⟨
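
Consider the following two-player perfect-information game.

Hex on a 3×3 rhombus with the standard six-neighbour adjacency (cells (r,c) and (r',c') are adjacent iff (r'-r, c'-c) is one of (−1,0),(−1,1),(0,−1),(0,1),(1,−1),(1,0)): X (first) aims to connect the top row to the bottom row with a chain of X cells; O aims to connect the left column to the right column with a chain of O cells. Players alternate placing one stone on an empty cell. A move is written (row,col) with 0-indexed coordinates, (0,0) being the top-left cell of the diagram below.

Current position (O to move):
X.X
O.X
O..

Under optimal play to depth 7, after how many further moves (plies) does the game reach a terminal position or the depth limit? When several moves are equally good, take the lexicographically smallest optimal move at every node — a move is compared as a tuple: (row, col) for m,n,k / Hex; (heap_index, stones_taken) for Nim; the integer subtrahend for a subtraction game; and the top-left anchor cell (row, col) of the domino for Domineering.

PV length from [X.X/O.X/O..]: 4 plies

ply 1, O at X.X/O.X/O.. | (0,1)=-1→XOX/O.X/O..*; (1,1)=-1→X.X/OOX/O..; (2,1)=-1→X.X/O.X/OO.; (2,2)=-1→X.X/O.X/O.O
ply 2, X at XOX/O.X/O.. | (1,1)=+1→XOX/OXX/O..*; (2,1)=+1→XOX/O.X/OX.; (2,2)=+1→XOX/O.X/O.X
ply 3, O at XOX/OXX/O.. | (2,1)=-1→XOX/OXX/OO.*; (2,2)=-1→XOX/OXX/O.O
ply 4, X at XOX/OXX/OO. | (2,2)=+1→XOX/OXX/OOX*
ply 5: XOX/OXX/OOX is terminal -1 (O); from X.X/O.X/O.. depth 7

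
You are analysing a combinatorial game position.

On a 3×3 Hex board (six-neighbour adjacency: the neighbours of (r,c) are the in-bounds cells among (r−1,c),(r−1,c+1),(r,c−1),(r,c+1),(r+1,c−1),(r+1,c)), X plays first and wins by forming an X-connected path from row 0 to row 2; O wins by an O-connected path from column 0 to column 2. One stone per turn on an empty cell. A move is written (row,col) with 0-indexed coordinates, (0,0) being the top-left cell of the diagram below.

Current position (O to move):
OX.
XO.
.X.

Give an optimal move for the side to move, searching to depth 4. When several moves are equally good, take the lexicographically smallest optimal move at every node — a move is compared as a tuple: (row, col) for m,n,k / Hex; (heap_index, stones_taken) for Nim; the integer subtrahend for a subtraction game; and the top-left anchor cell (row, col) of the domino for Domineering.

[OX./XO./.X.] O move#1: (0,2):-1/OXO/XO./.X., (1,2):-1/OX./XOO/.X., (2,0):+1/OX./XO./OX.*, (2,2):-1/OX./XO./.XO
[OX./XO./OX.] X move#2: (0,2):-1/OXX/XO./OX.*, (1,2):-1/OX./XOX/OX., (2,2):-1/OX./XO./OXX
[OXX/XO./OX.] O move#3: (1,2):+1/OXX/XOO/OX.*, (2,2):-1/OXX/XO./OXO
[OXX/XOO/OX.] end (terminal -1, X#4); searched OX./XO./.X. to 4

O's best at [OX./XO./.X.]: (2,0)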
⟩
⟨
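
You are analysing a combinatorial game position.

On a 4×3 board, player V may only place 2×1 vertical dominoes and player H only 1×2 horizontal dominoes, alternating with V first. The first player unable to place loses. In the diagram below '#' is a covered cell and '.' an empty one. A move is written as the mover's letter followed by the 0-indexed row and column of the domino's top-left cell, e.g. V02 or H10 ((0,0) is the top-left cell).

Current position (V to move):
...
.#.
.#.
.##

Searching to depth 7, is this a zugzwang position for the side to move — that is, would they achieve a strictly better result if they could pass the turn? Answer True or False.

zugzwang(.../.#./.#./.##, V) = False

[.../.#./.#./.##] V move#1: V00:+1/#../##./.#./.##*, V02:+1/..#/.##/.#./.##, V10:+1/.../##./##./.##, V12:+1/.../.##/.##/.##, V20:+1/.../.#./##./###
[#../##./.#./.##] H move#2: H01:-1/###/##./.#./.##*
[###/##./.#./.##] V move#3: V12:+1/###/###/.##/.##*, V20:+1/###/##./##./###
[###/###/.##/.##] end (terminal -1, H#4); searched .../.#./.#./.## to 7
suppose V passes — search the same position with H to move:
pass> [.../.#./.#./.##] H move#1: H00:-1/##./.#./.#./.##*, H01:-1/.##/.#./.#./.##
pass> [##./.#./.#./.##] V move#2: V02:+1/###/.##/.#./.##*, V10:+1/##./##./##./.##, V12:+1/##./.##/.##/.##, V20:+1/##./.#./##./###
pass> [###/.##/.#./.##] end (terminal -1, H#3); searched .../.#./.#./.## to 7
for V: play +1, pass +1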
⟩
What you will do: Only lines that contain "cells" are needed, so copy each of them from the data.

Result:
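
Hex on a 3×3 rhombus with the standard six-neighbour adjacency (cells (r,c) and (r',c') are adjacent iff (r'-r, c'-c) is one of (−1,0),(−1,1),(0,−1),(0,1),(1,−1),(1,0)): X (first) aims to connect the top row to the bottom row with a chain of X cells; O aims to connect the left column to the right column with a chain of O cells. Players alternate placing one stone on an empty cell. A move is written (row,col) with 0-indexed coordinates, (0,0) being the top-left cell of the diagram below.
On a 3×3 Hex board (six-neighbour adjacency: the neighbours of (r,c) are the in-bounds cells among (r−1,c),(r−1,c+1),(r,c−1),(r,c+1),(r+1,c−1),(r+1,c)), X plays first and wins by forming an X-connected path from row 0 to row 2; O wins by an O-connected path from column 0 to column 2. One stone per turn on an empty cell. A move is written (row,col) with 0-indexed coordinates, (0,0) being the top-left cell of the diagram below.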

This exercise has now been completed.